▶ TASK INSTRUCTIONS:
Repeat the entries exactly. Leave nothing out.

▶ EXCERPTED DATA:
★ ★ ★ ★

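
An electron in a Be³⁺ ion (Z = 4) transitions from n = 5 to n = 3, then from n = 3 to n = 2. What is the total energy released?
45.7152 eV

The energy levels of Be³⁺ are E_n = -13.6057 × 4² / n² eV.

First transition (5 → 3):
ΔE₁ = |E_3 - E_5|
ΔE₁ = |-24.1879111111 - (-8.7076480000)| = 15.4802631 eV

Second transition (3 → 2):
ΔE₂ = |E_2 - E_3|
ΔE₂ = |-54.4228000000 - (-24.1879111111)| = 30.2348889 eV

Total energy released:
E_total = ΔE₁ + ΔE₂ = 15.4802631 + 30.2348889 = 45.7152 eV

Note: This equals the direct transition 5 → 2: 45.7152 eV ✓
Energy is conserved regardless of the path taken.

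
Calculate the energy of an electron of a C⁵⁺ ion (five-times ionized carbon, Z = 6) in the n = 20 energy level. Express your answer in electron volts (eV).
-1.225 eV

The energy levels of a hydrogen-like atom are given by:
E_n = -13.6057 Z² / n² eV  (with Z = 6 for C⁵⁺)

For n = 20:
E_20 = -13.6057 × 6² / 20²
E_20 = -13.6057 × 36 / 400
E_20 = -1.225 eV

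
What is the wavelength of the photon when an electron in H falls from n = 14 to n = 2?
372.10 nm

First, find the transition energy using E_n = -13.6057 / n² eV:
E_14 = -13.6057 / 14² = -0.069417 eV
E_2 = -13.6057 / 2² = -3.401425 eV

Photon energy: |ΔE| = |E_2 - E_14| = 3.332008 eV

Convert to wavelength using E = hc/λ with hc = 1239.84 eV·nm:
λ = hc/E = 1239.84 eV·nm / 3.332008 eV
λ = 372.10 nm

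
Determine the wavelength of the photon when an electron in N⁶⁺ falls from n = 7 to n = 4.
44.1826 nm

First, find the transition energy using E_n = -13.6057 Z² / n² eV:
E_7 = -13.6057 × 7² / 7² = -13.605700 eV
E_4 = -13.6057 × 7² / 4² = -41.667456 eV

Photon energy: |ΔE| = |E_4 - E_7| = 28.061756 eV

Convert to wavelength using E = hc/λ with hc = 1239.84 eV·nm:
λ = hc/E = 1239.84 eV·nm / 28.061756 eV
λ = 44.1826 nm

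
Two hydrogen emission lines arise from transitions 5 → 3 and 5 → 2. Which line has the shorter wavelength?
5 → 2

Calculate the energy for each transition:

Transition 5 → 3:
ΔE₁ = |E_3 - E_5| = |-13.6057/3² - (-13.6057/5²)|
ΔE₁ = |-1.51174444 - (-0.54422800)| = 0.96752 eV

Transition 5 → 2:
ΔE₂ = |E_2 - E_5| = |-13.6057/2² - (-13.6057/5²)|
ΔE₂ = |-3.40142500 - (-0.54422800)| = 2.85720 eV

Since 2.85720 eV > 0.96752 eV, the transition 5 → 2 emits the more energetic photon.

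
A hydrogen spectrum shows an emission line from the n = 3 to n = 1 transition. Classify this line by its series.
Lyman series

The spectral series in hydrogen are named based on the final (lower) energy level:
- Lyman series: n_final = 1 (ultraviolet)
- Balmer series: n_final = 2 (visible/near-UV)
- Paschen series: n_final = 3 (infrared)
- Brackett series: n_final = 4 (infrared)
- Pfund series: n_final = 5 (far infrared)

Since this transition ends at n = 1, it belongs to the Lyman series.

For reference, this 3 → 1 line has photon energy
ΔE = 13.6057 eV × (1/1² - 1/3²) = 12.09395556 eV,
corresponding to wavelength λ = hc/ΔE = 1239.84 eV·nm / 12.09395556 eV = 102.51733 nm in the ultraviolet region.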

★ ★ ★ ★

▶ EXERCISE OUTPUT:
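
An electron in a Be³⁺ ion (Z = 4) transitions from n = 5 to n = 3, then from n = 3 to n = 2. What is the total energy released?
45.7152 eV

The energy levels of Be³⁺ are E_n = -13.6057 × 4² / n² eV.

First transition (5 → 3):
ΔE₁ = |E_3 - E_5|
ΔE₁ = |-24.1879111111 - (-8.7076480000)| = 15.4802631 eV

Second transition (3 → 2):
ΔE₂ = |E_2 - E_3|
ΔE₂ = |-54.4228000000 - (-24.1879111111)| = 30.2348889 eV

Total energy released:
E_total = ΔE₁ + ΔE₂ = 15.4802631 + 30.2348889 = 45.7152 eV

Note: This equals the direct transition 5 → 2: 45.7152 eV ✓
Energy is conserved regardless of the path taken.

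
Calculate the energy of an electron of a C⁵⁺ ion (five-times ionized carbon, Z = 6) in the n = 20 energy level. Express your answer in electron volts (eV).
-1.225 eV

The energy levels of a hydrogen-like atom are given by:
E_n = -13.6057 Z² / n² eV  (with Z = 6 for C⁵⁺)

For n = 20:
E_20 = -13.6057 × 6² / 20²
E_20 = -13.6057 × 36 / 400
E_20 = -1.225 eV

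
What is the wavelength of the photon when an electron in H falls from n = 14 to n = 2?
372.10 nm

First, find the transition energy using E_n = -13.6057 / n² eV:
E_14 = -13.6057 / 14² = -0.069417 eV
E_2 = -13.6057 / 2² = -3.401425 eV

Photon energy: |ΔE| = |E_2 - E_14| = 3.332008 eV

Convert to wavelength using E = hc/λ with hc = 1239.84 eV·nm:
λ = hc/E = 1239.84 eV·nm / 3.332008 eV
λ = 372.10 nm

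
Determine the wavelength of the photon when an electron in N⁶⁺ falls from n = 7 to n = 4.
44.1826 nm

First, find the transition energy using E_n = -13.6057 Z² / n² eV:
E_7 = -13.6057 × 7² / 7² = -13.605700 eV
E_4 = -13.6057 × 7² / 4² = -41.667456 eV

Photon energy: |ΔE| = |E_4 - E_7| = 28.061756 eV

Convert to wavelength using E = hc/λ with hc = 1239.84 eV·nm:
λ = hc/E = 1239.84 eV·nm / 28.061756 eV
λ = 44.1826 nm

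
Two hydrogen emission lines arise from transitions 5 → 3 and 5 → 2. Which line has the shorter wavelength?
5 → 2

Calculate the energy for each transition:

Transition 5 → 3:
ΔE₁ = |E_3 - E_5| = |-13.6057/3² - (-13.6057/5²)|
ΔE₁ = |-1.51174444 - (-0.54422800)| = 0.96752 eV

Transition 5 → 2:
ΔE₂ = |E_2 - E_5| = |-13.6057/2² - (-13.6057/5²)|
ΔE₂ = |-3.40142500 - (-0.54422800)| = 2.85720 eV

Since 2.85720 eV > 0.96752 eV, the transition 5 → 2 emits the more energetic photon.

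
A hydrogen spectrum shows an emission line from the n = 3 to n = 1 transition. Classify this line by its series.
Lyman series

The spectral series in hydrogen are named based on the final (lower) energy level:
- Lyman series: n_final = 1 (ultraviolet)
- Balmer series: n_final = 2 (visible/near-UV)
- Paschen series: n_final = 3 (infrared)
- Brackett series: n_final = 4 (infrared)
- Pfund series: n_final = 5 (far infrared)

Since this transition ends at n = 1, it belongs to the Lyman series.

For reference, this 3 → 1 line has photon energy
ΔE = 13.6057 eV × (1/1² - 1/3²) = 12.09395556 eV,
corresponding to wavelength λ = hc/ΔE = 1239.84 eV·nm / 12.09395556 eV = 102.51733 nm in the ultraviolet region.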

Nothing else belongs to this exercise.